▶ _Problem details_
Taking the line that contains "From a computational number theory worksheet: Apply" as the first and the final line of the records as the last, write out every line between them exactly, ends included, and nothing else.

<<<<

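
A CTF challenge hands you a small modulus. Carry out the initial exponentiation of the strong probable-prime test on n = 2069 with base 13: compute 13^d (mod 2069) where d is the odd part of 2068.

164

n − 1 = 2068 = 2^2 · 517, so s = 2 and d = 517.
13^517 mod 2069 = 164.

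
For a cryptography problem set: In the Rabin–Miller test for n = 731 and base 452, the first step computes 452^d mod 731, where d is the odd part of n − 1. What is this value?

n − 1 = 730 = 2^1 · 365, so s = 1 and d = 365.
Repeated squaring mod 731: 452^1 ≡ 452, 452^2 ≡ 355, 452^4 ≡ 293, 452^8 ≡ 322, 452^16 ≡ 613, 452^32 ≡ 35, 452^64 ≡ 494, 452^128 ≡ 613, 452^256 ≡ 35.
365 = 256 + 64 + 32 + 8 + 4 + 1, so 452^365 ≡ 35·494·35·322·293·452 ≡ 538 (mod 731).

538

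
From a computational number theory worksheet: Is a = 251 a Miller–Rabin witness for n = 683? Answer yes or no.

no

n − 1 = 682 = 2^1 · 341, so s = 1 and d = 341.
x_0 = 251^341 mod 683 = 682.
x_0 = 682 ≡ −1, so 251 is not a witness.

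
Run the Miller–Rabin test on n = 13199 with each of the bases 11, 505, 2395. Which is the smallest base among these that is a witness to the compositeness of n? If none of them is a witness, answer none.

n − 1 = 13198 = 2^1 · 6599, so s = 1 and d = 6599.
Base 11: x_0 = 11^6599 mod 13199 = 1803. x_0 ∉ {1, 13198} and s = 1, so 11 is a Miller–Rabin witness and 13199 is composite.
Base 505: x_0 = 505^6599 mod 13199 = 9501. x_0 ∉ {1, 13198} and s = 1, so 505 is a Miller–Rabin witness and 13199 is composite.
Base 2395: x_0 = 2395^6599 mod 13199 = 1671. x_0 ∉ {1, 13198} and s = 1, so 2395 is a Miller–Rabin witness and 13199 is composite.
The smallest witness among the given bases is 11.

11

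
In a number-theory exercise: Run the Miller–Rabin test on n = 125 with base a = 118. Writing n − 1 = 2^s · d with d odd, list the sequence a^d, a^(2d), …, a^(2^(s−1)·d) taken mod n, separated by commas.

7, 49

n − 1 = 124 = 2^2 · 31, so s = 2 and d = 31.
x_0 = 118^31 mod 125 = 7.
x_1 = 7^2 mod 125 = 49.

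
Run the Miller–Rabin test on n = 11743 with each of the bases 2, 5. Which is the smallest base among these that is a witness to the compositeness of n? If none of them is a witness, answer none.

n − 1 = 11742 = 2^1 · 5871, so s = 1 and d = 5871.
Base 2: x_0 = 2^5871 mod 11743 = 1. x_0 = 1, so 2 is not a witness.
Base 5: x_0 = 5^5871 mod 11743 = 11742. x_0 = 11742 ≡ −1, so 5 is not a witness.
No listed base is a witness for 11743.

none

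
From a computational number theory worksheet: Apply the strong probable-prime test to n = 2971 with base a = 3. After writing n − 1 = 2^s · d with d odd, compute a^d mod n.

2970

n − 1 = 2970 = 2^1 · 1485, so s = 1 and d = 1485.
3^1485 mod 2971 = 2970.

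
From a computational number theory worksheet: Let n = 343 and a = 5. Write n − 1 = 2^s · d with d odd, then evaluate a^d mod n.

321

n − 1 = 342 = 2^1 · 171, so s = 1 and d = 171.
5^171 mod 343 = 321.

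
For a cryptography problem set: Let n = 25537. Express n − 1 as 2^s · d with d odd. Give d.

Halving: 25536 → 12768 → 6384 → 3192 → 1596 → 798 → 399; 399 is odd.
So 25536 = 2^6 · 399.

399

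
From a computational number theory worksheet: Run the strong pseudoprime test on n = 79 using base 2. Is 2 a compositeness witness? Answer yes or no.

no

n − 1 = 78 = 2^1 · 39, so s = 1 and d = 39.
Repeated squaring mod 79: 2^1 ≡ 2, 2^2 ≡ 4, 2^4 ≡ 16, 2^8 ≡ 19, 2^16 ≡ 45, 2^32 ≡ 50.
39 = 32 + 4 + 2 + 1, so 2^39 ≡ 50·16·4·2 ≡ 1 (mod 79).
x_0 = 2^39 mod 79 = 1.
x_0 = 1, so 2 is not a witness.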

>>>>

▶ _Task solution_
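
From a computational number theory worksheet: Apply the strong probable-prime test to n = 2971 with base a = 3. After writing n − 1 = 2^s · d with d odd, compute a^d mod n.

2970

n − 1 = 2970 = 2^1 · 1485, so s = 1 and d = 1485.
3^1485 mod 2971 = 2970.

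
From a computational number theory worksheet: Let n = 343 and a = 5. Write n − 1 = 2^s · d with d odd, then evaluate a^d mod n.

321

n − 1 = 342 = 2^1 · 171, so s = 1 and d = 171.
5^171 mod 343 = 321.

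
For a cryptography problem set: Let n = 25537. Express n − 1 as 2^s · d with d odd. Give d.

Halving: 25536 → 12768 → 6384 → 3192 → 1596 → 798 → 399; 399 is odd.
So 25536 = 2^6 · 399.

399

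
From a computational number theory worksheet: Run the strong pseudoprime test on n = 79 using base 2. Is 2 a compositeness witness? Answer yes or no.

no

n − 1 = 78 = 2^1 · 39, so s = 1 and d = 39.
Repeated squaring mod 79: 2^1 ≡ 2, 2^2 ≡ 4, 2^4 ≡ 16, 2^8 ≡ 19, 2^16 ≡ 45, 2^32 ≡ 50.
39 = 32 + 4 + 2 + 1, so 2^39 ≡ 50·16·4·2 ≡ 1 (mod 79).
x_0 = 2^39 mod 79 = 1.
x_0 = 1, so 2 is not a witness.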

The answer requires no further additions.